_What the task asks_
Work through the entries that follow and state how many lines contain the word "inputs". Only the number is wanted.
*** Exercise material Section Begins ***
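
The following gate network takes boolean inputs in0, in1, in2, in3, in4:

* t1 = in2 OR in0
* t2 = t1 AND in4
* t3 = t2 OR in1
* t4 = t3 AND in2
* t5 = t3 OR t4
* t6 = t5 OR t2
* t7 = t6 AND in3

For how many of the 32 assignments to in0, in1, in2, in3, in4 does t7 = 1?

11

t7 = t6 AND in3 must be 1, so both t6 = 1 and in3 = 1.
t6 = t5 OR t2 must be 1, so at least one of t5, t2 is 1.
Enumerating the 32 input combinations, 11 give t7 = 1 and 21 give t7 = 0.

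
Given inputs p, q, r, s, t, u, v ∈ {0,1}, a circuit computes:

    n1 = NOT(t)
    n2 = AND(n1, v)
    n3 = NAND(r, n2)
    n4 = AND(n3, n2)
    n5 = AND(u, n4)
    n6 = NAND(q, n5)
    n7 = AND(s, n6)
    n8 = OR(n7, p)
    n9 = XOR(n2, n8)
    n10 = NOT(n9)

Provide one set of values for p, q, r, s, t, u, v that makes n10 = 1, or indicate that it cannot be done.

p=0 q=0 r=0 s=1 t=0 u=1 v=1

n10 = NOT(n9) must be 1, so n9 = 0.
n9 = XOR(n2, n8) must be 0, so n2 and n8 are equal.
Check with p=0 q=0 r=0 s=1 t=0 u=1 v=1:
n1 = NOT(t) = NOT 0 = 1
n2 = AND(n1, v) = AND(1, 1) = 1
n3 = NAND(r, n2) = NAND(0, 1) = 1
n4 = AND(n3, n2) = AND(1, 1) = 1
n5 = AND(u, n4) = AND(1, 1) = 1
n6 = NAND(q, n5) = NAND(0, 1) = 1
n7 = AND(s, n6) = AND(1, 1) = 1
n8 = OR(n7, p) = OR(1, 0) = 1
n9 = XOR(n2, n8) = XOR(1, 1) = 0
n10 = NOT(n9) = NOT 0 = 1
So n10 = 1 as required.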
*** Exercise material Section Ends ***
_Expected answer_
2